Stored items
***

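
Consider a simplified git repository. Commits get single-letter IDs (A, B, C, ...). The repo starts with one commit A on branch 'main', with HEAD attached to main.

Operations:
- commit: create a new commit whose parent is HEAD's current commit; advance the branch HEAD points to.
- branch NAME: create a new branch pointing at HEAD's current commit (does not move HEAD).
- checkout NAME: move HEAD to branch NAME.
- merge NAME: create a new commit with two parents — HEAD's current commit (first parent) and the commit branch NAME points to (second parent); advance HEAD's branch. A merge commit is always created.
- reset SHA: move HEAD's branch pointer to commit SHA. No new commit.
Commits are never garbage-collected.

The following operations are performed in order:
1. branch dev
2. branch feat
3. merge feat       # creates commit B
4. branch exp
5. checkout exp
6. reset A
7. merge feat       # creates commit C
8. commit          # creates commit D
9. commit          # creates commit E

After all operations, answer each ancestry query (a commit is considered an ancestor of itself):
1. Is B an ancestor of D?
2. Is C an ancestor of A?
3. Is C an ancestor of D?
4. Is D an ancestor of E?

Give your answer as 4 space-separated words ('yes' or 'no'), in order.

After op 1 (branch): HEAD=main@A [dev=A main=A]
After op 2 (branch): HEAD=main@A [dev=A feat=A main=A]
After op 3 (merge): HEAD=main@B [dev=A feat=A main=B]
After op 4 (branch): HEAD=main@B [dev=A exp=B feat=A main=B]
After op 5 (checkout): HEAD=exp@B [dev=A exp=B feat=A main=B]
After op 6 (reset): HEAD=exp@A [dev=A exp=A feat=A main=B]
After op 7 (merge): HEAD=exp@C [dev=A exp=C feat=A main=B]
After op 8 (commit): HEAD=exp@D [dev=A exp=D feat=A main=B]
After op 9 (commit): HEAD=exp@E [dev=A exp=E feat=A main=B]
ancestors(D) = {A,C,D}; B in? no
ancestors(A) = {A}; C in? no
ancestors(D) = {A,C,D}; C in? yes
ancestors(E) = {A,C,D,E}; D in? yes

Answer: no no yes yes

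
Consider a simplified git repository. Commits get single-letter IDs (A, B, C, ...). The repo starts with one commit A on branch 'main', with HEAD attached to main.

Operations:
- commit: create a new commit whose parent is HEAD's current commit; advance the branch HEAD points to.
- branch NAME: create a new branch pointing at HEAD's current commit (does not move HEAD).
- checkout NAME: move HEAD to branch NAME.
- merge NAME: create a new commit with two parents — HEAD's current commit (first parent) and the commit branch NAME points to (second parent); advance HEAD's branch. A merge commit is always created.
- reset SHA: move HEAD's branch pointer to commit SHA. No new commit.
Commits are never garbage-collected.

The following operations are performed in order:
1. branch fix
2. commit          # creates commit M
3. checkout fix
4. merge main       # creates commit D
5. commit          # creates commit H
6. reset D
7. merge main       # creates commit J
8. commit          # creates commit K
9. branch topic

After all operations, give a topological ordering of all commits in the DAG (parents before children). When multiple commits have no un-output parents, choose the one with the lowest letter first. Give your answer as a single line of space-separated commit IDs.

Answer: A M D H J K

Derivation:
After op 1 (branch): HEAD=main@A [fix=A main=A]
After op 2 (commit): HEAD=main@M [fix=A main=M]
After op 3 (checkout): HEAD=fix@A [fix=A main=M]
After op 4 (merge): HEAD=fix@D [fix=D main=M]
After op 5 (commit): HEAD=fix@H [fix=H main=M]
After op 6 (reset): HEAD=fix@D [fix=D main=M]
After op 7 (merge): HEAD=fix@J [fix=J main=M]
After op 8 (commit): HEAD=fix@K [fix=K main=M]
After op 9 (branch): HEAD=fix@K [fix=K main=M topic=K]
commit A: parents=[]
commit D: parents=['A', 'M']
commit H: parents=['D']
commit J: parents=['D', 'M']
commit K: parents=['J']
commit M: parents=['A']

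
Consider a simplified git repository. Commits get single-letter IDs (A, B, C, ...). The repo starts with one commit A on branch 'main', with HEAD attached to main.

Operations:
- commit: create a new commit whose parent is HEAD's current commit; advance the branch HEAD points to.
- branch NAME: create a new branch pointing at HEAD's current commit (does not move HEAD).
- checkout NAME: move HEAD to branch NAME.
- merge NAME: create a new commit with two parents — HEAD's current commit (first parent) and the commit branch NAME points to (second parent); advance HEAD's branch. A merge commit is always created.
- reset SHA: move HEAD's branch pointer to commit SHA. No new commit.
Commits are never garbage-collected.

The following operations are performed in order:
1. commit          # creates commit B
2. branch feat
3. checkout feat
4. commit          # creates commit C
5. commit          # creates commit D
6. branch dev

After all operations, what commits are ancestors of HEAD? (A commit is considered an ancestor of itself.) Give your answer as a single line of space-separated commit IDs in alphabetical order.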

***

> **Work order**
Give a word-for-word restatement of every record.

> **The completed task**
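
Consider a simplified git repository. Commits get single-letter IDs (A, B, C, ...). The repo starts with one commit A on branch 'main', with HEAD attached to main.

Operations:
- commit: create a new commit whose parent is HEAD's current commit; advance the branch HEAD points to.
- branch NAME: create a new branch pointing at HEAD's current commit (does not move HEAD).
- checkout NAME: move HEAD to branch NAME.
- merge NAME: create a new commit with two parents — HEAD's current commit (first parent) and the commit branch NAME points to (second parent); advance HEAD's branch. A merge commit is always created.
- reset SHA: move HEAD's branch pointer to commit SHA. No new commit.
Commits are never garbage-collected.

The following operations are performed in order:
1. branch dev
2. branch feat
3. merge feat       # creates commit B
4. branch exp
5. checkout exp
6. reset A
7. merge feat       # creates commit C
8. commit          # creates commit D
9. commit          # creates commit E

After all operations, answer each ancestry query (a commit is considered an ancestor of itself):
1. Is B an ancestor of D?
2. Is C an ancestor of A?
3. Is C an ancestor of D?
4. Is D an ancestor of E?

Give your answer as 4 space-separated words ('yes' or 'no'), in order.

After op 1 (branch): HEAD=main@A [dev=A main=A]
After op 2 (branch): HEAD=main@A [dev=A feat=A main=A]
After op 3 (merge): HEAD=main@B [dev=A feat=A main=B]
After op 4 (branch): HEAD=main@B [dev=A exp=B feat=A main=B]
After op 5 (checkout): HEAD=exp@B [dev=A exp=B feat=A main=B]
After op 6 (reset): HEAD=exp@A [dev=A exp=A feat=A main=B]
After op 7 (merge): HEAD=exp@C [dev=A exp=C feat=A main=B]
After op 8 (commit): HEAD=exp@D [dev=A exp=D feat=A main=B]
After op 9 (commit): HEAD=exp@E [dev=A exp=E feat=A main=B]
ancestors(D) = {A,C,D}; B in? no
ancestors(A) = {A}; C in? no
ancestors(D) = {A,C,D}; C in? yes
ancestors(E) = {A,C,D,E}; D in? yes

Answer: no no yes yes

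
Consider a simplified git repository. Commits get single-letter IDs (A, B, C, ...). The repo starts with one commit A on branch 'main', with HEAD attached to main.

Operations:
- commit: create a new commit whose parent is HEAD's current commit; advance the branch HEAD points to.
- branch NAME: create a new branch pointing at HEAD's current commit (does not move HEAD).
- checkout NAME: move HEAD to branch NAME.
- merge NAME: create a new commit with two parents — HEAD's current commit (first parent) and the commit branch NAME points to (second parent); advance HEAD's branch. A merge commit is always created.
- reset SHA: move HEAD's branch pointer to commit SHA. No new commit.
Commits are never garbage-collected.

The following operations are performed in order:
1. branch fix
2. commit          # creates commit M
3. checkout fix
4. merge main       # creates commit D
5. commit          # creates commit H
6. reset D
7. merge main       # creates commit J
8. commit          # creates commit K
9. branch topic

After all operations, give a topological ordering of all commits in the DAG (parents before children). When multiple commits have no un-output parents, choose the one with the lowest letter first. Give your answer as a single line of space-separated commit IDs.

Answer: A M D H J K

Derivation:
After op 1 (branch): HEAD=main@A [fix=A main=A]
After op 2 (commit): HEAD=main@M [fix=A main=M]
After op 3 (checkout): HEAD=fix@A [fix=A main=M]
After op 4 (merge): HEAD=fix@D [fix=D main=M]
After op 5 (commit): HEAD=fix@H [fix=H main=M]
After op 6 (reset): HEAD=fix@D [fix=D main=M]
After op 7 (merge): HEAD=fix@J [fix=J main=M]
After op 8 (commit): HEAD=fix@K [fix=K main=M]
After op 9 (branch): HEAD=fix@K [fix=K main=M topic=K]
commit A: parents=[]
commit D: parents=['A', 'M']
commit H: parents=['D']
commit J: parents=['D', 'M']
commit K: parents=['J']
commit M: parents=['A']

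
Consider a simplified git repository. Commits get single-letter IDs (A, B, C, ...). The repo starts with one commit A on branch 'main', with HEAD attached to main.

Operations:
- commit: create a new commit whose parent is HEAD's current commit; advance the branch HEAD points to.
- branch NAME: create a new branch pointing at HEAD's current commit (does not move HEAD).
- checkout NAME: move HEAD to branch NAME.
- merge NAME: create a new commit with two parents — HEAD's current commit (first parent) and the commit branch NAME points to (second parent); advance HEAD's branch. A merge commit is always created.
- reset SHA: move HEAD's branch pointer to commit SHA. No new commit.
Commits are never garbage-collected.

The following operations are performed in order:
1. commit          # creates commit B
2. branch feat
3. checkout feat
4. commit          # creates commit C
5. commit          # creates commit D
6. branch dev

After all operations, what commits are ancestors of HEAD? (A commit is considered an ancestor of itself.) Give your answer as a single line of space-separated commit IDs in alphabetical order.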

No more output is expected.